■ WHAT TO PRODUCE: The records should be restated exactly from their first line through the line with "Two piles of" in it.

Records excerpted from a collection
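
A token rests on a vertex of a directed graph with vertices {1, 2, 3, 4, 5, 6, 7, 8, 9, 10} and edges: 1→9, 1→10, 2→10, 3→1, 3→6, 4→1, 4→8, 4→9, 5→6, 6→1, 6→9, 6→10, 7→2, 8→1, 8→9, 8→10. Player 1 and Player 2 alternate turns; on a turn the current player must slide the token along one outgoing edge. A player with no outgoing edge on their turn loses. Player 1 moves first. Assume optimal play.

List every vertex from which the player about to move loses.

3, 5, 7, 9, 10

Compute win/loss labels from the base case upward. A position with no move is L. Any other position is W if it can reach an L in one move, else L.
Every edge goes from a vertex to one that appears earlier in the order 10, 9, 1, 6, 2, 8, 4, 7, 5, 3, so processing vertices in that order labels each vertex after all of its successors.
10: no outgoing edge → L
9: no outgoing edge → L
1: can move to 9, which is L ⇒ W
6: can move to 9, which is L ⇒ W
2: can move to 10, which is L ⇒ W
8: can move to 9, which is L ⇒ W
4: can move to 9, which is L ⇒ W
7: the only move is to 2(W), a W ⇒ L
5: the only move is to 6(W), a W ⇒ L
3: moves to 6(W), 1(W); every one is W ⇒ L
The losing starting vertices are exactly the entries labelled L in this table (5 of them).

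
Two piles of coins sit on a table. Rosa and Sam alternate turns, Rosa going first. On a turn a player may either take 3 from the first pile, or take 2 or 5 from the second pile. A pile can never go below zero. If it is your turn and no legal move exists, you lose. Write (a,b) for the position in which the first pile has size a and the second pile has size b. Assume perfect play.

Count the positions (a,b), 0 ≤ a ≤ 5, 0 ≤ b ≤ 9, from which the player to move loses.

Label each position W (a win for the player to move) or L (a loss). A position with no legal move is L; any other position is W exactly when some move reaches an L, and L when every move reaches a W.
Every move lowers a or b (never raises either), so fill the grid row by row in increasing a, and left to right within a row: each cell's successors are then already labelled.
      b=0  b=1  b=2  b=3  b=4  b=5  b=6  b=7  b=8  b=9
a=0:    L    L    W    W    L    W    W    L    L    W
a=1:    L    L    W    W    L    W    W    L    L    W
a=2:    L    L    W    W    L    W    W    L    L    W
a=3:    W    W    L    L    W    W    L    W    W    L
a=4:    W    W    L    L    W    W    L    W    W    L
a=5:    W    W    L    L    W    W    L    W    W    L
Cells with no legal move (terminal, hence L): (0,0), (0,1), (1,0), (1,1), (2,0), (2,1).
The remaining L cells, each justified by listing all of its moves:
(0,4): L (sole option (0,2)(W) is W)
(0,7): L (options (0,5)(W), (0,2)(W) are all W)
(0,8): L (options (0,6)(W), (0,3)(W) are all W)
(1,4): L (sole option (1,2)(W) is W)
(1,7): L (options (1,5)(W), (1,2)(W) are all W)
(1,8): L (options (1,6)(W), (1,3)(W) are all W)
(2,4): L (sole option (2,2)(W) is W)
(2,7): L (options (2,5)(W), (2,2)(W) are all W)
(2,8): L (options (2,6)(W), (2,3)(W) are all W)
(3,2): L (options (0,2)(W), (3,0)(W) are all W)
(3,3): L (options (0,3)(W), (3,1)(W) are all W)
(3,6): L (options (0,6)(W), (3,4)(W), (3,1)(W) are all W)
(3,9): L (options (0,9)(W), (3,7)(W), (3,4)(W) are all W)
(4,2): L (options (1,2)(W), (4,0)(W) are all W)
(4,3): L (options (1,3)(W), (4,1)(W) are all W)
(4,6): L (options (1,6)(W), (4,4)(W), (4,1)(W) are all W)
(4,9): L (options (1,9)(W), (4,7)(W), (4,4)(W) are all W)
(5,2): L (options (2,2)(W), (5,0)(W) are all W)
(5,3): L (options (2,3)(W), (5,1)(W) are all W)
(5,6): L (options (2,6)(W), (5,4)(W), (5,1)(W) are all W)
(5,9): L (options (2,9)(W), (5,7)(W), (5,4)(W) are all W)
Every other cell has at least one move into one of the L cells above, so it is W.
L cells per row: a=0: 5, a=1: 5, a=2: 5, a=3: 4, a=4: 4, a=5: 4; total 27.

27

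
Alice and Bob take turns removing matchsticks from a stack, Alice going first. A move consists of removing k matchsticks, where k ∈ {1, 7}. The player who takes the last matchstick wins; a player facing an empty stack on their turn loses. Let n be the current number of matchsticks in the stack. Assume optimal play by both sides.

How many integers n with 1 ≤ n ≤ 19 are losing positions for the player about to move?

9

Use the standard recursion: the mover loses at a terminal position; elsewhere, the mover wins exactly when some move hands the opponent an L position.
n=0: no move → L
n=1: →0(L), so W
n=2: →1(W) only, which is W, so L
n=3: →2(L), so W
n=4: →3(W) only, which is W, so L
n=5: →4(L), so W
n=6: →5(W) only, which is W, so L
n=7: →6(L), so W
n=8: →7(W), 1(W) — all W, so L
n=9: →8(L), so W
n=10: →9(W), 3(W) — all W, so L
n=11: →10(L), so W
n=12: →11(W), 5(W) — all W, so L
n=13: →12(L), so W
n=14: →13(W), 7(W) — all W, so L
n=15: →14(L), so W
n=16: →15(W), 9(W) — all W, so L
n=17: →16(L), so W
n=18: →17(W), 11(W) — all W, so L
n=19: →18(L), so W
L entries with 1 ≤ n ≤ 19 (n=0 is outside the asked range and is not counted): n = 2, 4, 6, 8, 10, 12, 14, 16, 18; that makes 9.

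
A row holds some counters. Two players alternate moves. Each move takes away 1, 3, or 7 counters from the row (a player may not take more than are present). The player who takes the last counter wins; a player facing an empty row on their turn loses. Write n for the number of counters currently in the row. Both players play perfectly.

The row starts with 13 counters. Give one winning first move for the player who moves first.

Remove 1, leaving 12.

Positions with no move are L. A position that does have a move is losing for the player to move precisely when every available move leads to a winning position for the opponent. Fill in the labels:
n=0: no move → L
n=1: →0(L), so W
n=2: →1(W) only, which is W, so L
n=3: →2(L), so W
n=4: →3(W), 1(W) — all W, so L
n=5: →4(L), so W
n=6: →5(W), 3(W) — all W, so L
n=7: →6(L), so W
n=8: →7(W), 5(W), 1(W) — all W, so L
n=9: →8(L), so W
n=10: →9(W), 7(W), 3(W) — all W, so L
n=11: →10(L), so W
n=12: →11(W), 9(W), 5(W) — all W, so L
n=13: →12(L), so W
From 13, the L positions reachable in one move are: 12, 10, 6. Any move reaching one of these is winning.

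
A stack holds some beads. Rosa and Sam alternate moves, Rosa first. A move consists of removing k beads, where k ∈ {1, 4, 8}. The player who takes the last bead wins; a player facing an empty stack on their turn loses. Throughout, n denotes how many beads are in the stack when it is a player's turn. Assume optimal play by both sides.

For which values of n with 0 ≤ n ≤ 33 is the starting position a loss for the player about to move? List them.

0, 2, 5, 7, 12, 14, 17, 19, 24, 26, 29, 31

Label each position W (a win for the player to move) or L (a loss). A position with no legal move is L; any other position is W exactly when some move reaches an L, and L when every move reaches a W.
n=0: no move → L
n=1: reaches L-position 0 → W
n=2: only reaches 1(W), which is W → L
n=3: reaches L-position 2 → W
n=4: reaches L-position 0 → W
n=5: only reaches 4(W), 1(W), all W → L
n=6: reaches L-position 5 → W
n=7: only reaches 6(W), 3(W), all W → L
n=8: reaches L-position 7 → W
n=9: reaches L-position 5 → W
n=10: reaches L-position 2 → W
n=11: reaches L-position 7 → W
n=12: only reaches 11(W), 8(W), 4(W), all W → L
n=13: reaches L-position 12 → W
n=14: only reaches 13(W), 10(W), 6(W), all W → L
n=15: reaches L-position 14 → W
n=16: reaches L-position 12 → W
n=17: only reaches 16(W), 13(W), 9(W), all W → L
n=18: reaches L-position 17 → W
n=19: only reaches 18(W), 15(W), 11(W), all W → L
n=20: reaches L-position 19 → W
n=21: reaches L-position 17 → W
n=22: reaches L-position 14 → W
n=23: reaches L-position 19 → W
n=24: only reaches 23(W), 20(W), 16(W), all W → L
n=25: reaches L-position 24 → W
n=26: only reaches 25(W), 22(W), 18(W), all W → L
n=27: reaches L-position 26 → W
n=28: reaches L-position 24 → W
n=29: only reaches 28(W), 25(W), 21(W), all W → L
n=30: reaches L-position 29 → W
n=31: only reaches 30(W), 27(W), 23(W), all W → L
n=32: reaches L-position 31 → W
n=33: reaches L-position 29 → W
The losing starting values of n are exactly the entries labelled L in this table (12 of them).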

■ TASK ANSWER:
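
A token rests on a vertex of a directed graph with vertices {1, 2, 3, 4, 5, 6, 7, 8, 9, 10} and edges: 1→9, 1→10, 2→10, 3→1, 3→6, 4→1, 4→8, 4→9, 5→6, 6→1, 6→9, 6→10, 7→2, 8→1, 8→9, 8→10. Player 1 and Player 2 alternate turns; on a turn the current player must slide the token along one outgoing edge. A player with no outgoing edge on their turn loses. Player 1 moves first. Assume optimal play.

List every vertex from which the player about to move loses.

3, 5, 7, 9, 10

Compute win/loss labels from the base case upward. A position with no move is L. Any other position is W if it can reach an L in one move, else L.
Every edge goes from a vertex to one that appears earlier in the order 10, 9, 1, 6, 2, 8, 4, 7, 5, 3, so processing vertices in that order labels each vertex after all of its successors.
10: no outgoing edge → L
9: no outgoing edge → L
1: can move to 9, which is L ⇒ W
6: can move to 9, which is L ⇒ W
2: can move to 10, which is L ⇒ W
8: can move to 9, which is L ⇒ W
4: can move to 9, which is L ⇒ W
7: the only move is to 2(W), a W ⇒ L
5: the only move is to 6(W), a W ⇒ L
3: moves to 6(W), 1(W); every one is W ⇒ L
The losing starting vertices are exactly the entries labelled L in this table (5 of them).

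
Two piles of coins sit on a table. Rosa and Sam alternate turns, Rosa going first. On a turn a player may either take 3 from the first pile, or take 2 or 5 from the second pile. A pile can never go below zero. If it is your turn and no legal move exists, you lose. Write (a,b) for the position in which the first pile has size a and the second pile has size b. Assume perfect play.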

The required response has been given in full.